The problem
Could you print exactly the lines of the listing below, starting at the line that has "Sign convention: voltage" and ending at the line that has "Determine the current", and only those lines?

Exercise data
--------------------

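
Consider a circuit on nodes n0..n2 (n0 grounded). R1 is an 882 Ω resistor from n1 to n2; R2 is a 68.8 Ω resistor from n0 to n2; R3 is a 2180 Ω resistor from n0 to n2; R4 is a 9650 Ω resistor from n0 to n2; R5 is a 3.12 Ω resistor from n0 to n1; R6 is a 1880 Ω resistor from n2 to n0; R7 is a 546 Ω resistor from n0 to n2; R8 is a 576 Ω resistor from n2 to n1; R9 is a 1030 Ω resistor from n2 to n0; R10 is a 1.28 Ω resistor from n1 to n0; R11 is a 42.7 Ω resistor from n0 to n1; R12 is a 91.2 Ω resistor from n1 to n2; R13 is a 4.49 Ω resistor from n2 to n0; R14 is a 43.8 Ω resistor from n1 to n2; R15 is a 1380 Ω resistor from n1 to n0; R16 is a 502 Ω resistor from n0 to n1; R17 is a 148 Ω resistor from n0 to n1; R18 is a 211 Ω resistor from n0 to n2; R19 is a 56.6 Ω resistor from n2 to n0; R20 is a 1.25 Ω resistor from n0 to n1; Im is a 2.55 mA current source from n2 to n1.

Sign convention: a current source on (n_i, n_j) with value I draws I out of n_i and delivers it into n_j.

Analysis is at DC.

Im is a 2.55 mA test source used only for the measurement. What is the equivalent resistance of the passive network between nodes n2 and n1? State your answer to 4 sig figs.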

--------------------

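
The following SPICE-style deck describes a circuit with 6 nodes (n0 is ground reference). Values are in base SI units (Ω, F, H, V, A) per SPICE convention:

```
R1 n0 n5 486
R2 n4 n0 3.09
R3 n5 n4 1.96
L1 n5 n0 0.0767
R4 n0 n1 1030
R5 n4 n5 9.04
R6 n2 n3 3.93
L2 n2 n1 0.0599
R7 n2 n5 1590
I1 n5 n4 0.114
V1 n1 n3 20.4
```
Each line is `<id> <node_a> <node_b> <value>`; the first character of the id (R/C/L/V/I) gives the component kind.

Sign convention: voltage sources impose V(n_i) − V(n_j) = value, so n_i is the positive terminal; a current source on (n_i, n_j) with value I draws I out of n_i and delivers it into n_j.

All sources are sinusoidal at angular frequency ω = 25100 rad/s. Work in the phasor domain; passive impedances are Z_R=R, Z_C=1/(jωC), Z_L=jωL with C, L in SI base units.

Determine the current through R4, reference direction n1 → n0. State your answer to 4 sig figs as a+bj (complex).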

--------------------

Solution
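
Sign convention: voltage sources impose V(n_i) − V(n_j) = value, so n_i is the positive terminal; a current source on (n_i, n_j) with value I draws I out of n_i and delivers it into n_j.

All sources are sinusoidal at angular frequency ω = 25100 rad/s. Work in the phasor domain; passive impedances are Z_R=R, Z_C=1/(jωC), Z_L=jωL with C, L in SI base units.

Determine the current through R4, reference direction n1 → n0. State your answer to 4 sig figs as a+bj (complex).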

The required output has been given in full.